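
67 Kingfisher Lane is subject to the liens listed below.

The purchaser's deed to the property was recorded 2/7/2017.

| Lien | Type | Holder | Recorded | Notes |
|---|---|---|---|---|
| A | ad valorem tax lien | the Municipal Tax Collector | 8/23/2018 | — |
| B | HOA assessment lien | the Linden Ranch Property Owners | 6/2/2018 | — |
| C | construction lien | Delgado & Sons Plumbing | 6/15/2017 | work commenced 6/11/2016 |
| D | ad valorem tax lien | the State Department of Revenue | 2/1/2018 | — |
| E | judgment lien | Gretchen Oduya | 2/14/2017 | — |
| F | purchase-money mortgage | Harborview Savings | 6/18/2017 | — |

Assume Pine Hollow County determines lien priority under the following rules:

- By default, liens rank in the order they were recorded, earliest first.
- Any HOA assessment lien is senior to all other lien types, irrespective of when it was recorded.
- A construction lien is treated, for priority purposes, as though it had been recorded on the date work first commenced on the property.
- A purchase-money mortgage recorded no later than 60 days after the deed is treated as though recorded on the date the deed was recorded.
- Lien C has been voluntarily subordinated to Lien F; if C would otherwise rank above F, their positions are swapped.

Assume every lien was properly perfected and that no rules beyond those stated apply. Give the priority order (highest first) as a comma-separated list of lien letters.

B, F, E, C, D, A

Adjusting effective dates: C relates back to 6/11/2016 (work commenced); F was recorded 131 days after the deed — beyond 60 days — so no relation-back applies.
As an HOA assessment lien, B is senior to every other lien.
Among the remaining liens, by effective date: C (6/11/2016), E (2/14/2017), F (6/18/2017), D (2/1/2018), A (8/23/2018).
C is senior to F before the subordination, so the two trade places.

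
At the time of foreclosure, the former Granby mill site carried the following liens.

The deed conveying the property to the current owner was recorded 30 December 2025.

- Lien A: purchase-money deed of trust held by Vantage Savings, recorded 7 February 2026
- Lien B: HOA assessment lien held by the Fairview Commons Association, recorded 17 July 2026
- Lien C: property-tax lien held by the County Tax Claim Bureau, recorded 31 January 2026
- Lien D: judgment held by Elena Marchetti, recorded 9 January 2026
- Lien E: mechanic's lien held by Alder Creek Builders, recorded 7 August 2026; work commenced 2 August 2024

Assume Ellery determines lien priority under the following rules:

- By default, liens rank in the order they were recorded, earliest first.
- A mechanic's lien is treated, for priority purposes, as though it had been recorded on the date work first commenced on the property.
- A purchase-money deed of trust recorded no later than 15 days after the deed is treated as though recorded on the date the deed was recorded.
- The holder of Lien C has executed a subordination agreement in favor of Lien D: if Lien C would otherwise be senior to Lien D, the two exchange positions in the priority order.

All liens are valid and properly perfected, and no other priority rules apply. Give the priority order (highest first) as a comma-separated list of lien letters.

Effective dates after the stated exceptions: A was recorded 39 days after the deed, outside the 15-day window, so it keeps its recording date; E is treated as recorded 2 August 2024, the work-commencement date.
By effective date: E (2 August 2024), D (9 January 2026), C (31 January 2026), A (7 February 2026), B (17 July 2026).
Since C is not senior to D, the subordination leaves the order unchanged.

E, D, C, A, B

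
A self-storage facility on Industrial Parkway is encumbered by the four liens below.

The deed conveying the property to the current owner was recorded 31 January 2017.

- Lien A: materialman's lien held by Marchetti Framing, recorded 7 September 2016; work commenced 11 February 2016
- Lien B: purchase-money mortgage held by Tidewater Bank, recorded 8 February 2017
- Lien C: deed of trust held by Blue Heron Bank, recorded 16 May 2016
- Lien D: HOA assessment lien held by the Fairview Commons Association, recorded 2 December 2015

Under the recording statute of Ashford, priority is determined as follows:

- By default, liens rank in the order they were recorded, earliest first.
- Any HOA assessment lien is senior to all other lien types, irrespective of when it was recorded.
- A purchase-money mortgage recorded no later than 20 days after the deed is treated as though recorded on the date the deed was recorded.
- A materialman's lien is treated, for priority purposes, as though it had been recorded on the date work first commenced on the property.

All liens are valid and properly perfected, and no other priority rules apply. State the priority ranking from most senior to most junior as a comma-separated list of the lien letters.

Adjusting effective dates: A relates back to 11 February 2016 (work commenced); B was recorded within the 20-day window, so its effective date is the deed date 31 January 2017.
D is an HOA assessment lien, so it outranks all other liens regardless of date.
Among the remaining liens, by effective date: A (11 February 2016), C (16 May 2016), B (31 January 2017).

D, A, C, B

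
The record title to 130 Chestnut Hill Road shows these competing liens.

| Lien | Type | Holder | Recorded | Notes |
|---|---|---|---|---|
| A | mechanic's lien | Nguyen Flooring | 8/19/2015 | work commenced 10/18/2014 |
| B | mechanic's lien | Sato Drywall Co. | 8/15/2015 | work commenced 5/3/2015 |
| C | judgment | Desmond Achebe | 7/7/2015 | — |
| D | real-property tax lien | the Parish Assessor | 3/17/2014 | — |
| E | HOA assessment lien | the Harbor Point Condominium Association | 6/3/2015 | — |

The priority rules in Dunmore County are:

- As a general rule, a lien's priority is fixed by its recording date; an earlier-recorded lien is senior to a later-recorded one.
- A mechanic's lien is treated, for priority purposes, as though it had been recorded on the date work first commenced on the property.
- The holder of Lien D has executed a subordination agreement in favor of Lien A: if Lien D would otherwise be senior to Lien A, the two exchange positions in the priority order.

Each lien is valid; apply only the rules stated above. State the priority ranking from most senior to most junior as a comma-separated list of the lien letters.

Adjusting effective dates: A is treated as recorded 10/18/2014, the work-commencement date; B relates back to 5/3/2015 (work commenced).
Ordering by effective date: D (3/17/2014), A (10/18/2014), B (5/3/2015), E (6/3/2015), C (7/7/2015).
Because D would otherwise rank above A, the subordination swaps them.

A, D, B, E, C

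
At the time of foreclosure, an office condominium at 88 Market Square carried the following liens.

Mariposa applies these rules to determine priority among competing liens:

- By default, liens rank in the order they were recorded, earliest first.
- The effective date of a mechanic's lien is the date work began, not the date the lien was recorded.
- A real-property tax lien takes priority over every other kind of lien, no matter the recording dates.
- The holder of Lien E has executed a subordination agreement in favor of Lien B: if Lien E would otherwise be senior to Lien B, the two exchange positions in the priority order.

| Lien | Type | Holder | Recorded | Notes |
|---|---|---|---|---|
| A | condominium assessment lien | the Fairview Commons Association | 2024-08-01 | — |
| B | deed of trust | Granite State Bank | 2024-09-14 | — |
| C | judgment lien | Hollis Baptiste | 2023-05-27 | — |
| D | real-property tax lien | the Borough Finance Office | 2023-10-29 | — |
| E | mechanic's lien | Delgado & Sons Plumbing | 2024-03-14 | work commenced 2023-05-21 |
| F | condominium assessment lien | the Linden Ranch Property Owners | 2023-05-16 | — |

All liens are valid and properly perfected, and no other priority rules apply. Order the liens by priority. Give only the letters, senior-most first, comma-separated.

D, F, B, C, A, E

Adjusting effective dates: E is treated as recorded 2023-05-21, the work-commencement date.
D, as a real-property tax lien, has superpriority and ranks first.
Remaining liens by effective date: F (2023-05-16), E (2023-05-21), C (2023-05-27), A (2024-08-01), B (2024-09-14).
The subordination applies — E was senior to B — so E and B swap.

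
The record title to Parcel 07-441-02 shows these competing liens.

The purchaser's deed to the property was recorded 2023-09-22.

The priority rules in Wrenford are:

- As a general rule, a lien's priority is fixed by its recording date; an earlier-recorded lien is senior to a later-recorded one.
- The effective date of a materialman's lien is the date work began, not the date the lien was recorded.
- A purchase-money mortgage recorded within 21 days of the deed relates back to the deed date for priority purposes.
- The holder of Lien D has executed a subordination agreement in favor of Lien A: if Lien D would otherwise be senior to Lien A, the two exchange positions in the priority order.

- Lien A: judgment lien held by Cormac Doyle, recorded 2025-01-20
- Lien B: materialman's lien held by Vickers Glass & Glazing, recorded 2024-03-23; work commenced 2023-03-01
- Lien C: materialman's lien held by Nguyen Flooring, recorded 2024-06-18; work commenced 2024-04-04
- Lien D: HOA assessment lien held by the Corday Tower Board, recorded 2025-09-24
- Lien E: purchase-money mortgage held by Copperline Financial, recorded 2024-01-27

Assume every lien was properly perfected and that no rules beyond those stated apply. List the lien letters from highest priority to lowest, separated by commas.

B, E, C, A, D

Effective dates: B relates back to 2023-03-01 (work commenced); C relates back to 2024-04-04 (work commenced); E was recorded 127 days after the deed, outside the 21-day window, so it keeps its recording date.
Sorted by effective date: B (2023-03-01), E (2024-01-27), C (2024-04-04), A (2025-01-20), D (2025-09-24).
Since D is not senior to A, the subordination leaves the order unchanged.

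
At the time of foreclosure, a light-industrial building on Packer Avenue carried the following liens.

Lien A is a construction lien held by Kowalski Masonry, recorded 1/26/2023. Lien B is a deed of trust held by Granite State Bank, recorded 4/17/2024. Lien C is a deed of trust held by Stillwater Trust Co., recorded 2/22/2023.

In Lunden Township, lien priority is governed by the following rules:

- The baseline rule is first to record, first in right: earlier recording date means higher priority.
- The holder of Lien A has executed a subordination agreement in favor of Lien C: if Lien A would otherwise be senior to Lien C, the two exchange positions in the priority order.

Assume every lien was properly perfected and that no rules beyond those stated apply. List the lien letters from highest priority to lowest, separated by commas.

Ordering by effective date: A (1/26/2023), C (2/22/2023), B (4/17/2024).
The subordination applies — A was senior to C — so A and C swap.

C, A, B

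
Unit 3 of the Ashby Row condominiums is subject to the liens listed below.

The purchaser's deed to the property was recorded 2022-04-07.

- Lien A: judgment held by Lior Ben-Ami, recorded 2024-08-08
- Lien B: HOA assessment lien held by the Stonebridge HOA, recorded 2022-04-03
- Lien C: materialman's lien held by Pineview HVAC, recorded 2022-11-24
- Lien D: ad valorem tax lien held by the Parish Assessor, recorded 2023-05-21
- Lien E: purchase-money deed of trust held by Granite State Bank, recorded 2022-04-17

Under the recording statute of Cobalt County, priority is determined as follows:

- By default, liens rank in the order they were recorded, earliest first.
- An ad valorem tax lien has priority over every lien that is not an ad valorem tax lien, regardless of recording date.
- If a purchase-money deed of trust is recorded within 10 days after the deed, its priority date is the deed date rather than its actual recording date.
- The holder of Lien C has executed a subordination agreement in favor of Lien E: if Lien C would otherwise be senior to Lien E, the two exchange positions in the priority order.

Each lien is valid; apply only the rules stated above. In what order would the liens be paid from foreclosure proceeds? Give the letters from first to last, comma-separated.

D, B, E, C, A

First, effective dates: E was recorded within the 10-day window, so its effective date is the deed date 2022-04-07.
D is an ad valorem tax lien and takes priority over every other lien.
The other liens, earliest effective date first: B (2022-04-03), E (2022-04-07), C (2022-11-24), A (2024-08-08).
Since C is not senior to E, the subordination leaves the order unchanged.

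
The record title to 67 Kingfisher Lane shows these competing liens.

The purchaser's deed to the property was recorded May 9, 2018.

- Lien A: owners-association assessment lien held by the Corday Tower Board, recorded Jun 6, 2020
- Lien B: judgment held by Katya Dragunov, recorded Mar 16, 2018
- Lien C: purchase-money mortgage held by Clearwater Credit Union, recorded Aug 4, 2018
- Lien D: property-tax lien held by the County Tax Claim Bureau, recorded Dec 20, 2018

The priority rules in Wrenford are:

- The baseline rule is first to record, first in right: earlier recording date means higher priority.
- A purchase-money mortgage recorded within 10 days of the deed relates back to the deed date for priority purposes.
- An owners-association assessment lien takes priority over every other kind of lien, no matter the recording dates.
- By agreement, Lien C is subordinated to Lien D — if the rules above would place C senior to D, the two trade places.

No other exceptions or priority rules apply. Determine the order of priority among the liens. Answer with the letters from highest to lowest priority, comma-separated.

Adjusting effective dates: C missed the 10-day window (87 days after the deed), so its recording date stands.
A, as an owners-association assessment lien, has superpriority and ranks first.
Remaining liens by effective date: B (Mar 16, 2018), C (Aug 4, 2018), D (Dec 20, 2018).
Because C would otherwise rank above D, the subordination swaps them.

A, B, D, C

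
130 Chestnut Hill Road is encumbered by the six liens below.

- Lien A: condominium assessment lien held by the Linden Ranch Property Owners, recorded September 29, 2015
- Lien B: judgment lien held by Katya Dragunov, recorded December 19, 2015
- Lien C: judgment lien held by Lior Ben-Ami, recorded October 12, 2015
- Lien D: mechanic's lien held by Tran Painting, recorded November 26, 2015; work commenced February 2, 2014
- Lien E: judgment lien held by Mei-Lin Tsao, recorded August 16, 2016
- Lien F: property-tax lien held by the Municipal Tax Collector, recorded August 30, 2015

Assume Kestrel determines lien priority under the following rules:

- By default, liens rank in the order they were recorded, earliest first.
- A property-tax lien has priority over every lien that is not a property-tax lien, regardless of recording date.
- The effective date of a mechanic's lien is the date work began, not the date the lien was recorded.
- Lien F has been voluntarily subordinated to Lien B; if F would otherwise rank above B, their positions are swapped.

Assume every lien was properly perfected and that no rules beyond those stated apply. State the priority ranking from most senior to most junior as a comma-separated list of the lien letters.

Adjusting effective dates: D relates back to February 2, 2014 (work commenced).
F is a property-tax lien, so it outranks all other liens regardless of date.
Among the remaining liens, by effective date: D (February 2, 2014), A (September 29, 2015), C (October 12, 2015), B (December 19, 2015), E (August 16, 2016).
Because F would otherwise rank above B, the subordination swaps them.

B, D, A, C, F, E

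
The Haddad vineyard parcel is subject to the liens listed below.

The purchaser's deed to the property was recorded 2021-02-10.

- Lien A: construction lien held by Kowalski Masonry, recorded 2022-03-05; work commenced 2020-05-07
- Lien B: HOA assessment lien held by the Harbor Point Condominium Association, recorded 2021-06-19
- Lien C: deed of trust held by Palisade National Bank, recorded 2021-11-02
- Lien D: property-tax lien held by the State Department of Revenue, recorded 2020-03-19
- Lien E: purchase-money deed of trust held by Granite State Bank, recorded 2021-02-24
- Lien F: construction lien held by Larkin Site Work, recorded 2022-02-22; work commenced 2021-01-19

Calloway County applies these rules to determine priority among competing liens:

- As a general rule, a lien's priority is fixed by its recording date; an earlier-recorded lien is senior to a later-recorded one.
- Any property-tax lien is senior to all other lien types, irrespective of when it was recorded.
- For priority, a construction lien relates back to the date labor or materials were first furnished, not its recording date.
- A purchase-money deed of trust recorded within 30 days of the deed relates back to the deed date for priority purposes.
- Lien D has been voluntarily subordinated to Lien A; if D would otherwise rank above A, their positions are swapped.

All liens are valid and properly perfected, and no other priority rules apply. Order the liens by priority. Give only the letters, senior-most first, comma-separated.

A, D, F, E, B, C

Adjusting effective dates: A is treated as recorded 2020-05-07, the work-commencement date; E was recorded within the 30-day window, so its effective date is the deed date 2021-02-10; F is treated as recorded 2021-01-19, the work-commencement date.
D is a property-tax lien, so it outranks all other liens regardless of date.
Remaining liens by effective date: A (2020-05-07), F (2021-01-19), E (2021-02-10), B (2021-06-19), C (2021-11-02).
D would otherwise be senior to A, so under the subordination agreement D and A exchange positions.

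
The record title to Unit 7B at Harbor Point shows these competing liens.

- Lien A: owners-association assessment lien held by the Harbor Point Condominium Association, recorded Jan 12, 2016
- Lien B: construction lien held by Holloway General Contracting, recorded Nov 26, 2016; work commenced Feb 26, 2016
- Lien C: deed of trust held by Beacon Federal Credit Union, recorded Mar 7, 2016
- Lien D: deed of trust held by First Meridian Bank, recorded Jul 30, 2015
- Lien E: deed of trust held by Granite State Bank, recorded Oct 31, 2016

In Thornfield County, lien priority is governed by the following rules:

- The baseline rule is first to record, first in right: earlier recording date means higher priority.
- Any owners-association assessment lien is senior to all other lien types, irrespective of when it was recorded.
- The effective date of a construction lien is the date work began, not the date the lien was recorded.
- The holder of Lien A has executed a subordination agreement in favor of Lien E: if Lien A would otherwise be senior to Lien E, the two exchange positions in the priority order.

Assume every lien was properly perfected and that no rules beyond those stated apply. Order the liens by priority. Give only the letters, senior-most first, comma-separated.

Adjusting effective dates: B relates back to Feb 26, 2016 (work commenced).
A is an owners-association assessment lien and takes priority over every other lien.
Remaining liens by effective date: D (Jul 30, 2015), B (Feb 26, 2016), C (Mar 7, 2016), E (Oct 31, 2016).
A is senior to E before the subordination, so the two trade places.

E, D, B, C, A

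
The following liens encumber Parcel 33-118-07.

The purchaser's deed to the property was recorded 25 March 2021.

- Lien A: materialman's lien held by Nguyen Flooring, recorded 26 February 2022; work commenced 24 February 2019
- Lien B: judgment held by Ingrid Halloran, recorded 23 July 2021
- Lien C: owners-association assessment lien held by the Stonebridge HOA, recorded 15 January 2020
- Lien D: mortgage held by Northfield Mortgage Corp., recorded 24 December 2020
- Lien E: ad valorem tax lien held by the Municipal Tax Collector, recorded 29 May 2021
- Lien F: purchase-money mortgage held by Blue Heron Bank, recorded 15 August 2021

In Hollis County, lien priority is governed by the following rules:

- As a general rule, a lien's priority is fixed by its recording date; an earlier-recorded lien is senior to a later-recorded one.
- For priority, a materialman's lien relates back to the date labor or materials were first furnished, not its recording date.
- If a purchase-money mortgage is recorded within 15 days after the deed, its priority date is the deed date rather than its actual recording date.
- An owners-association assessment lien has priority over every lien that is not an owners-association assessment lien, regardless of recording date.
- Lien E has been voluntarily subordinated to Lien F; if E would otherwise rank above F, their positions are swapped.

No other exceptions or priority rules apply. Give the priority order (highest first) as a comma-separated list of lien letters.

C, A, D, F, B, E

Effective dates: A relates back to 24 February 2019 (work commenced); F missed the 15-day window (143 days after the deed), so its recording date stands.
As an owners-association assessment lien, C is senior to every other lien.
The other liens, earliest effective date first: A (24 February 2019), D (24 December 2020), E (29 May 2021), B (23 July 2021), F (15 August 2021).
E is senior to F before the subordination, so the two trade places.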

========================================

Copy each line above that contains the word "Parish".

» YOUR SOLUTION
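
| D | real-property tax lien | the Parish Assessor | 3/17/2014 | — |
- Lien D: ad valorem tax lien held by the Parish Assessor, recorded 2023-05-21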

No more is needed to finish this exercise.